**Work request**
The entries below are to be repeated exactly as they stand.

**Records for this task**
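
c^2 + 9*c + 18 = (c + 3)*(c + 6)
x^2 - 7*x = x*(x - 7)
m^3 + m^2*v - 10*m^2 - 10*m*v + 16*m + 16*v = (m - 8)*(m - 2)*(m + v)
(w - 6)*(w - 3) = w^2 - 9*w + 18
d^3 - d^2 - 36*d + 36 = (d - 6)*(d - 1)*(d + 6)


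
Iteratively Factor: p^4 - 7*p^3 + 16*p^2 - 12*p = (p - 3)*(p^3 - 4*p^2 + 4*p) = (p - 3)*(p - 2)*(p^2 - 2*p) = p*(p - 3)*(p - 2)*(p - 2)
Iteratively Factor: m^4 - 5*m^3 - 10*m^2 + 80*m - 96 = (m - 2)*(m^3 - 3*m^2 - 16*m + 48) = (m - 4)*(m - 2)*(m^2 + m - 12) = (m - 4)*(m - 2)*(m + 4)*(m - 3)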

**Exercise response**
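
c^2 + 9*c + 18 = (c + 3)*(c + 6)
x^2 - 7*x = x*(x - 7)
m^3 + m^2*v - 10*m^2 - 10*m*v + 16*m + 16*v = (m - 8)*(m - 2)*(m + v)
(w - 6)*(w - 3) = w^2 - 9*w + 18
d^3 - d^2 - 36*d + 36 = (d - 6)*(d - 1)*(d + 6)


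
Iteratively Factor: p^4 - 7*p^3 + 16*p^2 - 12*p = (p - 3)*(p^3 - 4*p^2 + 4*p) = (p - 3)*(p - 2)*(p^2 - 2*p) = p*(p - 3)*(p - 2)*(p - 2)
Iteratively Factor: m^4 - 5*m^3 - 10*m^2 + 80*m - 96 = (m - 2)*(m^3 - 3*m^2 - 16*m + 48) = (m - 4)*(m - 2)*(m^2 + m - 12) = (m - 4)*(m - 2)*(m + 4)*(m - 3)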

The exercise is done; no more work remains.